WHAT THIS TASK INVOLVES -
Exactly as written, print each of the entries.

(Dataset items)
>>>

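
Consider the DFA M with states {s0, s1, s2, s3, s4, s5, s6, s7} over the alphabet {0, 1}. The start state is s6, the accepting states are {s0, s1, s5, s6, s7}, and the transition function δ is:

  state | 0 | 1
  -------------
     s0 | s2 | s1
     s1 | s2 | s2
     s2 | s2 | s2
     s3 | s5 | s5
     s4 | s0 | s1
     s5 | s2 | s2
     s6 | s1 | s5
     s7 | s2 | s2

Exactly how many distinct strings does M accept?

The useful subgraph on states {s1, s5, s6} is acyclic, so L(M) is finite; the longest accepting path visits 2 useful states, giving maximum string length 1.
Counting accepting paths from s6 by length: 1 of length 0, 2 of length 1. Total 3.

3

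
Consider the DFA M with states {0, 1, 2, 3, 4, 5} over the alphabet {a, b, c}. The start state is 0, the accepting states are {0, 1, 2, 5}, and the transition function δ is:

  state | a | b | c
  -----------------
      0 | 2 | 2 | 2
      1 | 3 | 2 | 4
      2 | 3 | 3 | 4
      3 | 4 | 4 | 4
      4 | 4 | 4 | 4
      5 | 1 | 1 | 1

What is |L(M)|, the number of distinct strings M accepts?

The useful subgraph on states {0, 2} is acyclic, so L(M) is finite; the longest accepting path visits 2 useful states, giving maximum string length 1.
Counting accepting paths from 0 by length: 1 of length 0, 3 of length 1. Total 4.

4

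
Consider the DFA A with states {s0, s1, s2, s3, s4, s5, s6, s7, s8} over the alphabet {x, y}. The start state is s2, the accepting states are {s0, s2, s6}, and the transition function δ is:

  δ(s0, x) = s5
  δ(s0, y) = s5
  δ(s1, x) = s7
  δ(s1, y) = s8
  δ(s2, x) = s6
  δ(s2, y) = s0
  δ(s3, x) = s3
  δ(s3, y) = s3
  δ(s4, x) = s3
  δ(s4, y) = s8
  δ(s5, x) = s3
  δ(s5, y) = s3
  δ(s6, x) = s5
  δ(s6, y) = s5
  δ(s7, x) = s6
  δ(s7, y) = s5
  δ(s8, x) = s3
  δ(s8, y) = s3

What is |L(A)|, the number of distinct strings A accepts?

The useful subgraph on states {s0, s2, s6} is acyclic, so L(A) is finite; the longest accepting path visits 2 useful states, giving maximum string length 1.
Counting accepting paths from s2 by length: 1 of length 0, 2 of length 1. Total 3.

3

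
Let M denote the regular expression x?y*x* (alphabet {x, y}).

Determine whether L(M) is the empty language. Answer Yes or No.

No

The empty string ε matches the expression, so it belongs to L(M).
Since L(M) contains at least one string, it is not empty.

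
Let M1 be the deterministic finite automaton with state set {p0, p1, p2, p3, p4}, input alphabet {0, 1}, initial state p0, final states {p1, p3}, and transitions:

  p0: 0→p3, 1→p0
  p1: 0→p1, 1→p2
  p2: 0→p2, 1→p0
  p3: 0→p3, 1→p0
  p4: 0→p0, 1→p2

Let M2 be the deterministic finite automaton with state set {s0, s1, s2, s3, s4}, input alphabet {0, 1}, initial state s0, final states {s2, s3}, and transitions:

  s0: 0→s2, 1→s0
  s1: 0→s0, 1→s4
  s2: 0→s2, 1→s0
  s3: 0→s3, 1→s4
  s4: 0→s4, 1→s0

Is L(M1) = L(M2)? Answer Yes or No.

Yes

Exploring the product automaton M1 × M2 from the start pair (p0, s0), following both machines on each input symbol, reaches 2 state pairs: (p0, s0), (p3, s2).
M1 accepts in {p1, p3} and M2 accepts in {s2, s3}. In every reachable pair the two components are either both accepting — (p3, s2) — or both non-accepting, so no string is accepted by exactly one of the machines: L(M1) \ L(M2) and L(M2) \ L(M1) are both empty.
Hence every string is accepted by M1 iff it is accepted by M2, and the two languages coincide.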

<<<

ANSWER SPACE -
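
Consider the DFA M with states {s0, s1, s2, s3, s4, s5, s6, s7} over the alphabet {0, 1}. The start state is s6, the accepting states are {s0, s1, s5, s6, s7}, and the transition function δ is:

  state | 0 | 1
  -------------
     s0 | s2 | s1
     s1 | s2 | s2
     s2 | s2 | s2
     s3 | s5 | s5
     s4 | s0 | s1
     s5 | s2 | s2
     s6 | s1 | s5
     s7 | s2 | s2

Exactly how many distinct strings does M accept?

The useful subgraph on states {s1, s5, s6} is acyclic, so L(M) is finite; the longest accepting path visits 2 useful states, giving maximum string length 1.
Counting accepting paths from s6 by length: 1 of length 0, 2 of length 1. Total 3.

3

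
Consider the DFA M with states {0, 1, 2, 3, 4, 5} over the alphabet {a, b, c}. The start state is 0, the accepting states are {0, 1, 2, 5}, and the transition function δ is:

  state | a | b | c
  -----------------
      0 | 2 | 2 | 2
      1 | 3 | 2 | 4
      2 | 3 | 3 | 4
      3 | 4 | 4 | 4
      4 | 4 | 4 | 4
      5 | 1 | 1 | 1

What is |L(M)|, the number of distinct strings M accepts?

The useful subgraph on states {0, 2} is acyclic, so L(M) is finite; the longest accepting path visits 2 useful states, giving maximum string length 1.
Counting accepting paths from 0 by length: 1 of length 0, 3 of length 1. Total 4.

4

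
Consider the DFA A with states {s0, s1, s2, s3, s4, s5, s6, s7, s8} over the alphabet {x, y}. The start state is s2, the accepting states are {s0, s2, s6}, and the transition function δ is:

  δ(s0, x) = s5
  δ(s0, y) = s5
  δ(s1, x) = s7
  δ(s1, y) = s8
  δ(s2, x) = s6
  δ(s2, y) = s0
  δ(s3, x) = s3
  δ(s3, y) = s3
  δ(s4, x) = s3
  δ(s4, y) = s8
  δ(s5, x) = s3
  δ(s5, y) = s3
  δ(s6, x) = s5
  δ(s6, y) = s5
  δ(s7, x) = s6
  δ(s7, y) = s5
  δ(s8, x) = s3
  δ(s8, y) = s3

What is |L(A)|, the number of distinct strings A accepts?

The useful subgraph on states {s0, s2, s6} is acyclic, so L(A) is finite; the longest accepting path visits 2 useful states, giving maximum string length 1.
Counting accepting paths from s2 by length: 1 of length 0, 2 of length 1. Total 3.

3

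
Let M denote the regular expression x?y*x* (alphabet {x, y}).

Determine whether L(M) is the empty language. Answer Yes or No.

No

The empty string ε matches the expression, so it belongs to L(M).
Since L(M) contains at least one string, it is not empty.

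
Let M1 be the deterministic finite automaton with state set {p0, p1, p2, p3, p4}, input alphabet {0, 1}, initial state p0, final states {p1, p3}, and transitions:

  p0: 0→p3, 1→p0
  p1: 0→p1, 1→p2
  p2: 0→p2, 1→p0
  p3: 0→p3, 1→p0
  p4: 0→p0, 1→p2

Let M2 be the deterministic finite automaton with state set {s0, s1, s2, s3, s4}, input alphabet {0, 1}, initial state s0, final states {s2, s3}, and transitions:

  s0: 0→s2, 1→s0
  s1: 0→s0, 1→s4
  s2: 0→s2, 1→s0
  s3: 0→s3, 1→s4
  s4: 0→s4, 1→s0

Is L(M1) = L(M2)? Answer Yes or No.

Yes

Exploring the product automaton M1 × M2 from the start pair (p0, s0), following both machines on each input symbol, reaches 2 state pairs: (p0, s0), (p3, s2).
M1 accepts in {p1, p3} and M2 accepts in {s2, s3}. In every reachable pair the two components are either both accepting — (p3, s2) — or both non-accepting, so no string is accepted by exactly one of the machines: L(M1) \ L(M2) and L(M2) \ L(M1) are both empty.
Hence every string is accepted by M1 iff it is accepted by M2, and the two languages coincide.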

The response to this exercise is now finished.